▶ **Instructions for the task**
Only lines with the string "configuration" are wanted. Pull them out of the data.

▶ **Stored dataset items**
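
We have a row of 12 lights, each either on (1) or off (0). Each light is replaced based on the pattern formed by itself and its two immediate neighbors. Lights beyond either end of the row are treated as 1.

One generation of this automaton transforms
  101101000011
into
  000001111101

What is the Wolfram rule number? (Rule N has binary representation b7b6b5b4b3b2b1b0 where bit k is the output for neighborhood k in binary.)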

...

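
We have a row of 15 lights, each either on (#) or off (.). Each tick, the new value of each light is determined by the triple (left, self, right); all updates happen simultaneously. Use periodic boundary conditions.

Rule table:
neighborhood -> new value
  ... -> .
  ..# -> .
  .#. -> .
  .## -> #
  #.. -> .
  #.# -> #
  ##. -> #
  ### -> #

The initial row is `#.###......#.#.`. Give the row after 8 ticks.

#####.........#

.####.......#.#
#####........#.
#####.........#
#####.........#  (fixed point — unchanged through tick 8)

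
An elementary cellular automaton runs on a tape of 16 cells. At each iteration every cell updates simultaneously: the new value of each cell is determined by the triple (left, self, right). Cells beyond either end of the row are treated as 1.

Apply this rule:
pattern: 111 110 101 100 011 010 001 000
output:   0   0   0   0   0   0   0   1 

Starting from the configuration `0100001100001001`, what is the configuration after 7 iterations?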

---

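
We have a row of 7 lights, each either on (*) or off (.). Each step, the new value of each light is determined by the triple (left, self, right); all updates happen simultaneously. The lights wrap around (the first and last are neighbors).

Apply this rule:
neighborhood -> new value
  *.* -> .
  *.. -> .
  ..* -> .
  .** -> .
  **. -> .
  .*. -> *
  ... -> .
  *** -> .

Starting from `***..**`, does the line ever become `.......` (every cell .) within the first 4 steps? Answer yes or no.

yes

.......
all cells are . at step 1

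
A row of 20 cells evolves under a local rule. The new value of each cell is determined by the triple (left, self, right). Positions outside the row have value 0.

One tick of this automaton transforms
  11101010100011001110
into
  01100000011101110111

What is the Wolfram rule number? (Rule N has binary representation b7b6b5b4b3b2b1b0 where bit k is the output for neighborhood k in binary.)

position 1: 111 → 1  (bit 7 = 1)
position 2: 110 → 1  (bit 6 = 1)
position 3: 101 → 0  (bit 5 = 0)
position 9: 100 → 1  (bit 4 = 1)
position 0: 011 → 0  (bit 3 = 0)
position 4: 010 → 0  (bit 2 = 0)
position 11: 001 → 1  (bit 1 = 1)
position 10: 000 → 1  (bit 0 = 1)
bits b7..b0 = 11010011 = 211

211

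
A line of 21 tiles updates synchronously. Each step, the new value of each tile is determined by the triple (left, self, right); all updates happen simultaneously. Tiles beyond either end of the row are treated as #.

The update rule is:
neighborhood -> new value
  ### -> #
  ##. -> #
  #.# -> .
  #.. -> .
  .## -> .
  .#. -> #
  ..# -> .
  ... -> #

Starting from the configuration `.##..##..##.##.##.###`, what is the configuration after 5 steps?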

▶ **Solved problem**
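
Starting from the configuration `0100001100001001`, what is the configuration after 7 iterations?
Starting from the configuration `.##..##..##.##.##.###`, what is the configuration after 5 steps?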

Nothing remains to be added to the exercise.